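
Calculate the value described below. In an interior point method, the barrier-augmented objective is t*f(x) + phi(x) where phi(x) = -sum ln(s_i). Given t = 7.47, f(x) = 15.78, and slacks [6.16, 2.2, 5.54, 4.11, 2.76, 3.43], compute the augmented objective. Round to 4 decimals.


Step 1: Compute log-barrier.
ln values: [1.8181, 0.7885, 1.712, 1.4134, 1.0152, 1.2326]
phi = -(1.8181 + 0.7885 + 1.712 + 1.4134 + 1.0152 + 1.2326) = -7.9797
Step 2: Compute augmented objective.
t*f(x) = 7.47*15.78 = 117.8766
Total = 117.8766 - 7.9797 = 109.8969


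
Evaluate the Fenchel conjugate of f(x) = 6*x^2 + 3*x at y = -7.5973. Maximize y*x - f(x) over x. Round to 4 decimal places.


f*(y) = sup_x {y*x - a*x^2 - b*x} = sup_x {(y-b)*x - a*x^2}
FOC: (y - b) - 2a*x = 0 => x* = (y - b)/(2a)
x* = (-7.5973 - 3)/(2*6) = -0.8831
f*(-7.5973) = (y-b)^2/(4a) = (-7.5973 - 3)^2/(4*6)
= 112.3028/24 = 4.6793


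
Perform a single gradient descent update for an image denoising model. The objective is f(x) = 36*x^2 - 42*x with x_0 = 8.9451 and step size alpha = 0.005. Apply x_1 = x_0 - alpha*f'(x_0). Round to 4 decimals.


We compute the gradient at x_0 and apply the update.
f'(x) = 72*x - 42
f'(8.9451) = 72*8.9451 - 42 = 602.0472
x_1 = 8.9451 - 0.005*602.0472 = 5.9349


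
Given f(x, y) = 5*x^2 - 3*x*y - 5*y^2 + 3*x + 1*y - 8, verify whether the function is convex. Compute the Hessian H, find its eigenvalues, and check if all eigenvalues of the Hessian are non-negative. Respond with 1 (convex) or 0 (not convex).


The Hessian of f(x,y) = 5*x^2 - 3*x*y - 5*y^2 + 3*x + 1*y - 8 is:
H = [[10, -3], [-3, -10]]
Trace = 10 - 10 = 0
Determinant = 10*-10 - (-3)^2 = -109
Discriminant = (0)^2 - 4*-109 = 436.0
Eigenvalues: lambda_1 = -10.4403, lambda_2 = 10.4403
The function is not convex.

0


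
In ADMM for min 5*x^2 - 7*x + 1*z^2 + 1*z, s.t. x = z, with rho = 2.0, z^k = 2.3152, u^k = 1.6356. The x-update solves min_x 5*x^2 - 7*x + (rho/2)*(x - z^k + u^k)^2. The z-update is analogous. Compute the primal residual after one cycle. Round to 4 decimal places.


ADMM iteration with rho = 2.0, z^k = 2.3152, u^k = 1.6356
Step 1: x-update.
Minimize 5*x^2 - 7*x + (2.0/2)*(x - 2.3152 + 1.6356)^2
FOC: (2*5 + 2.0)*x = 7 + 2.0*(2.3152 - 1.6356)
x^{k+1} = 0.6966
Step 2: z-update.
Minimize 1*z^2 + 1*z + (2.0/2)*(0.6966 - z + 1.6356)^2
FOC: (2*1 + 2.0)*z = -1 + 2.0*(0.6966 + 1.6356)
z^{k+1} = 0.9161
Step 3: u-update.
u^{k+1} = 1.6356 + 0.6966 - 0.9161 = 1.4161
Step 4: Primal residual = |0.6966 - 0.9161| = 0.2195


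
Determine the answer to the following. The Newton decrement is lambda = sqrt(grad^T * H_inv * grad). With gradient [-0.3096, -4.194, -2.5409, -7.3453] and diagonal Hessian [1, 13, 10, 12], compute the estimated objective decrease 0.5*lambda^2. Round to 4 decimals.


Step 1: H is diagonal, so H^(-1) * g = [-0.3096, -0.3226, -0.2541, -0.6121].
Step 2: g^T H^(-1) g = sum_i g_i^2 / H_ii
  = (-0.3096)^2/1 + (-4.194)^2/13 + (-2.5409)^2/10 + (-7.3453)^2/12
  = 0.0959 + 1.353 + 0.6456 + 4.4961 = 6.5906
Step 3: Objective decrease = 0.5 * g^T H^(-1) g = 3.2953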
******
What to produce: Return the lines above exactly, keeping every word.

Response area:
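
Calculate the value described below. In an interior point method, the barrier-augmented objective is t*f(x) + phi(x) where phi(x) = -sum ln(s_i). Given t = 7.47, f(x) = 15.78, and slacks [6.16, 2.2, 5.54, 4.11, 2.76, 3.43], compute the augmented objective. Round to 4 decimals.


Step 1: Compute log-barrier.
ln values: [1.8181, 0.7885, 1.712, 1.4134, 1.0152, 1.2326]
phi = -(1.8181 + 0.7885 + 1.712 + 1.4134 + 1.0152 + 1.2326) = -7.9797
Step 2: Compute augmented objective.
t*f(x) = 7.47*15.78 = 117.8766
Total = 117.8766 - 7.9797 = 109.8969


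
Evaluate the Fenchel conjugate of f(x) = 6*x^2 + 3*x at y = -7.5973. Maximize y*x - f(x) over x. Round to 4 decimal places.


f*(y) = sup_x {y*x - a*x^2 - b*x} = sup_x {(y-b)*x - a*x^2}
FOC: (y - b) - 2a*x = 0 => x* = (y - b)/(2a)
x* = (-7.5973 - 3)/(2*6) = -0.8831
f*(-7.5973) = (y-b)^2/(4a) = (-7.5973 - 3)^2/(4*6)
= 112.3028/24 = 4.6793


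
Perform a single gradient descent update for an image denoising model. The objective is f(x) = 36*x^2 - 42*x with x_0 = 8.9451 and step size alpha = 0.005. Apply x_1 = x_0 - alpha*f'(x_0). Round to 4 decimals.


We compute the gradient at x_0 and apply the update.
f'(x) = 72*x - 42
f'(8.9451) = 72*8.9451 - 42 = 602.0472
x_1 = 8.9451 - 0.005*602.0472 = 5.9349


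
Given f(x, y) = 5*x^2 - 3*x*y - 5*y^2 + 3*x + 1*y - 8, verify whether the function is convex. Compute the Hessian H, find its eigenvalues, and check if all eigenvalues of the Hessian are non-negative. Respond with 1 (convex) or 0 (not convex).


The Hessian of f(x,y) = 5*x^2 - 3*x*y - 5*y^2 + 3*x + 1*y - 8 is:
H = [[10, -3], [-3, -10]]
Trace = 10 - 10 = 0
Determinant = 10*-10 - (-3)^2 = -109
Discriminant = (0)^2 - 4*-109 = 436.0
Eigenvalues: lambda_1 = -10.4403, lambda_2 = 10.4403
The function is not convex.

0


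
In ADMM for min 5*x^2 - 7*x + 1*z^2 + 1*z, s.t. x = z, with rho = 2.0, z^k = 2.3152, u^k = 1.6356. The x-update solves min_x 5*x^2 - 7*x + (rho/2)*(x - z^k + u^k)^2. The z-update is analogous. Compute the primal residual after one cycle. Round to 4 decimal places.


ADMM iteration with rho = 2.0, z^k = 2.3152, u^k = 1.6356
Step 1: x-update.
Minimize 5*x^2 - 7*x + (2.0/2)*(x - 2.3152 + 1.6356)^2
FOC: (2*5 + 2.0)*x = 7 + 2.0*(2.3152 - 1.6356)
x^{k+1} = 0.6966
Step 2: z-update.
Minimize 1*z^2 + 1*z + (2.0/2)*(0.6966 - z + 1.6356)^2
FOC: (2*1 + 2.0)*z = -1 + 2.0*(0.6966 + 1.6356)
z^{k+1} = 0.9161
Step 3: u-update.
u^{k+1} = 1.6356 + 0.6966 - 0.9161 = 1.4161
Step 4: Primal residual = |0.6966 - 0.9161| = 0.2195


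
Determine the answer to the following. The Newton decrement is lambda = sqrt(grad^T * H_inv * grad). With gradient [-0.3096, -4.194, -2.5409, -7.3453] and diagonal Hessian [1, 13, 10, 12], compute the estimated objective decrease 0.5*lambda^2. Round to 4 decimals.


Step 1: H is diagonal, so H^(-1) * g = [-0.3096, -0.3226, -0.2541, -0.6121].
Step 2: g^T H^(-1) g = sum_i g_i^2 / H_ii
  = (-0.3096)^2/1 + (-4.194)^2/13 + (-2.5409)^2/10 + (-7.3453)^2/12
  = 0.0959 + 1.353 + 0.6456 + 4.4961 = 6.5906
Step 3: Objective decrease = 0.5 * g^T H^(-1) g = 3.2953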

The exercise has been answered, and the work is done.